### What you are asked to do
When the line containing "Let q(F) = F" appears in the data below, begin copying there and stop only after the line containing "Answer: -100975423/231923890 - sqrt(131)/19514".

### Exercise data

──────────────────────────────

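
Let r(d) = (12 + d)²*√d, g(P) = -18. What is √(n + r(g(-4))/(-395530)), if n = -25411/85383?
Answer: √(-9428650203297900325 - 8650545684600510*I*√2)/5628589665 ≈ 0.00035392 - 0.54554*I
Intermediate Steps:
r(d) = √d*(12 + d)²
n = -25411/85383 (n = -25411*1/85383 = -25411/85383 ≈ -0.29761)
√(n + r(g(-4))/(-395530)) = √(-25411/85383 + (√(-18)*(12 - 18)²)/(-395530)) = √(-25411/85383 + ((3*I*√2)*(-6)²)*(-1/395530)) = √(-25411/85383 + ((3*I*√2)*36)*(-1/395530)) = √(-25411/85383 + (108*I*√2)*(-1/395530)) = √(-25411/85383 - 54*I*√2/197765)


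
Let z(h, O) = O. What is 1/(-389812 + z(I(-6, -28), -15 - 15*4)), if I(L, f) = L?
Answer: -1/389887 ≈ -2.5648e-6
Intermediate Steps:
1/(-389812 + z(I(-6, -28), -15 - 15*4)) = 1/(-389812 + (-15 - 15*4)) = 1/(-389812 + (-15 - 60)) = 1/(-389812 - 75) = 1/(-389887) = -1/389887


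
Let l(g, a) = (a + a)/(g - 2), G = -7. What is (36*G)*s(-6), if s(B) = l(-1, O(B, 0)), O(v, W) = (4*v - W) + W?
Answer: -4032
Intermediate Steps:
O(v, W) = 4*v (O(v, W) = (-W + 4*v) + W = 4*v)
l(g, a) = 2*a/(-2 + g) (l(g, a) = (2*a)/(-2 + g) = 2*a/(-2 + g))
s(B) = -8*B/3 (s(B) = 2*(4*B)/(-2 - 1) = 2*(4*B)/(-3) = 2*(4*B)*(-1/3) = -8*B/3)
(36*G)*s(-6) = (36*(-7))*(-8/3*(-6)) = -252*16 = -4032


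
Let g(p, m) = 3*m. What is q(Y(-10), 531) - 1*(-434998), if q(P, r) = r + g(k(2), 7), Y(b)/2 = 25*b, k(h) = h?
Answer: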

──────────────────────────────

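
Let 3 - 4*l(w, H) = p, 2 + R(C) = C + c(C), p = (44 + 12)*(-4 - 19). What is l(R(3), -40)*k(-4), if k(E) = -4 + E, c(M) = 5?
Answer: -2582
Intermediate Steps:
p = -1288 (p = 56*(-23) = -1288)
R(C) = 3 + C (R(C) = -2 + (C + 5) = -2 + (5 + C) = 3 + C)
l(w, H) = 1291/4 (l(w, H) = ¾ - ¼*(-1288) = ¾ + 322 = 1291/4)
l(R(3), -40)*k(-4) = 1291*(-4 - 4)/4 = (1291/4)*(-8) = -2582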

──────────────────────────────

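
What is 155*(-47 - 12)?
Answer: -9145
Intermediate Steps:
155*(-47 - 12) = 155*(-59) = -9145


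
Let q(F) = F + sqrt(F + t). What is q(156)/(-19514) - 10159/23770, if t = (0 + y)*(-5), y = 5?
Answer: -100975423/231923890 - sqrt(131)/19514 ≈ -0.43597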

──────────────────────────────

### Result of the exercise
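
Let q(F) = F + sqrt(F + t). What is q(156)/(-19514) - 10159/23770, if t = (0 + y)*(-5), y = 5?
Answer: -100975423/231923890 - sqrt(131)/19514 ≈ -0.43597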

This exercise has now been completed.